→ Available data
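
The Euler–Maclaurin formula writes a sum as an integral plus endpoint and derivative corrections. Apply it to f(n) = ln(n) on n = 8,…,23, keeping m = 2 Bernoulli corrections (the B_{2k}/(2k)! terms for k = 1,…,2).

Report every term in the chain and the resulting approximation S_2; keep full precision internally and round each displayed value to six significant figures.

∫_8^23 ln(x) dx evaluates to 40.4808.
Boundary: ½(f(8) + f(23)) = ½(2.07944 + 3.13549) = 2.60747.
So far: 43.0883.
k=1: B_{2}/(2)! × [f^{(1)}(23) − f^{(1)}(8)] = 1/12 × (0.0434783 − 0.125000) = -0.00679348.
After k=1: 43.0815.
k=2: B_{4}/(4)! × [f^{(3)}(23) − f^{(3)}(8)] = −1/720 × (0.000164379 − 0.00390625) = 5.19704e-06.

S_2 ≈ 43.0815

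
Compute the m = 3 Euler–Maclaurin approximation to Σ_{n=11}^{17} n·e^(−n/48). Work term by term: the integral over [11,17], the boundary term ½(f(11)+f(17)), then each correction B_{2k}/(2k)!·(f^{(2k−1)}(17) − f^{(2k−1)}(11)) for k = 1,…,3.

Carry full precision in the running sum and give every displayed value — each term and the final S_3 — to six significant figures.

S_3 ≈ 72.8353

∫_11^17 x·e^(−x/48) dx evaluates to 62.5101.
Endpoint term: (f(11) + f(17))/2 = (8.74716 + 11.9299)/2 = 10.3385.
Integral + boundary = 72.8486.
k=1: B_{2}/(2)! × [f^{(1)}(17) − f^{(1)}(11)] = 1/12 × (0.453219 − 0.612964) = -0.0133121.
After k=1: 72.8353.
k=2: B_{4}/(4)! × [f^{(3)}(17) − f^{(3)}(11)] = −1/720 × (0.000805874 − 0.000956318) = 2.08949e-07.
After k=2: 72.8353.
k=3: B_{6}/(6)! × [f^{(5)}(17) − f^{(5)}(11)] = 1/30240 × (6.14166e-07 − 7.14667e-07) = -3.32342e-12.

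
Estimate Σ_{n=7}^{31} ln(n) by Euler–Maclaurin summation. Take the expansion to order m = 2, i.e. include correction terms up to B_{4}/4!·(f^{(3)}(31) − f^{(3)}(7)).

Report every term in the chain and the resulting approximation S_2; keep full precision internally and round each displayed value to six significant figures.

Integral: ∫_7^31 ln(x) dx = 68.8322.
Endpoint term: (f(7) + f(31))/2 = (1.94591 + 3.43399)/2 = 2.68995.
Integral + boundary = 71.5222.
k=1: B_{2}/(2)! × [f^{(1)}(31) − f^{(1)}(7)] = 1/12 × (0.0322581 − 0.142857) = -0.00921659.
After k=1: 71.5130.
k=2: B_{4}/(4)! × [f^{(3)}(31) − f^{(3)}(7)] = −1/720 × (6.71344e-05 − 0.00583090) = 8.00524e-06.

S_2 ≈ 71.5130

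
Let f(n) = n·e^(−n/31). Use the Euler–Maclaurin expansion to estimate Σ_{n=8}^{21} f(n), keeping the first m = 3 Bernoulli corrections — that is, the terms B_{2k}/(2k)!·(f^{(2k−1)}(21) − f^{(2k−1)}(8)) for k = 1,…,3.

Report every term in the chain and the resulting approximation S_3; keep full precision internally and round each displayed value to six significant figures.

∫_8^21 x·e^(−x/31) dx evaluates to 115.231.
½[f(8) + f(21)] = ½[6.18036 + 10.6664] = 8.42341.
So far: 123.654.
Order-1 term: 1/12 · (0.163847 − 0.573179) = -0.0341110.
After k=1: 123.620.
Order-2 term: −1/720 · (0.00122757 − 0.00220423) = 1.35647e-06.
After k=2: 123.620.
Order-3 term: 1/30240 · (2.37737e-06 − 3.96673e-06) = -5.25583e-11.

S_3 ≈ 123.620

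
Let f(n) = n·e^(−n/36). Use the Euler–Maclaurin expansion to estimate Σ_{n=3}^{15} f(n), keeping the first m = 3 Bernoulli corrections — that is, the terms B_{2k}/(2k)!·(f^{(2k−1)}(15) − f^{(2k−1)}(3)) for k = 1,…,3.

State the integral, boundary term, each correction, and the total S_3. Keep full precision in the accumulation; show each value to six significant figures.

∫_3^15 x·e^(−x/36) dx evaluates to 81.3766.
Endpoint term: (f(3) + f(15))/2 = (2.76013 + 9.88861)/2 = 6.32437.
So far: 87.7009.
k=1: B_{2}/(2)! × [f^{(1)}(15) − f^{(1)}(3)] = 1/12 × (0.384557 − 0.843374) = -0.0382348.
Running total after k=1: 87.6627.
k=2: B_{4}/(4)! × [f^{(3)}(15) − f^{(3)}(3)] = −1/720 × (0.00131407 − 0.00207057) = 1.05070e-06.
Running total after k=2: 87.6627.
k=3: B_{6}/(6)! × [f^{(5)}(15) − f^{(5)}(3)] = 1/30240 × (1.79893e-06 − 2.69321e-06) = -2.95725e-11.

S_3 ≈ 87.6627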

→ Problem statement
Give back the records above exactly, limited to the lines between the one holding "resulting approximation S_3;" and the one holding "Let f(n) = n·e^(−n/36).", inclusive.

→ Exercise output
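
Report every term in the chain and the resulting approximation S_3; keep full precision internally and round each displayed value to six significant figures.

∫_8^21 x·e^(−x/31) dx evaluates to 115.231.
½[f(8) + f(21)] = ½[6.18036 + 10.6664] = 8.42341.
So far: 123.654.
Order-1 term: 1/12 · (0.163847 − 0.573179) = -0.0341110.
After k=1: 123.620.
Order-2 term: −1/720 · (0.00122757 − 0.00220423) = 1.35647e-06.
After k=2: 123.620.
Order-3 term: 1/30240 · (2.37737e-06 − 3.96673e-06) = -5.25583e-11.

S_3 ≈ 123.620

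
Let f(n) = n·e^(−n/36). Use the Euler–Maclaurin expansion to estimate Σ_{n=3}^{15} f(n), keeping the first m = 3 Bernoulli corrections — that is, the terms B_{2k}/(2k)!·(f^{(2k−1)}(15) − f^{(2k−1)}(3)) for k = 1,…,3.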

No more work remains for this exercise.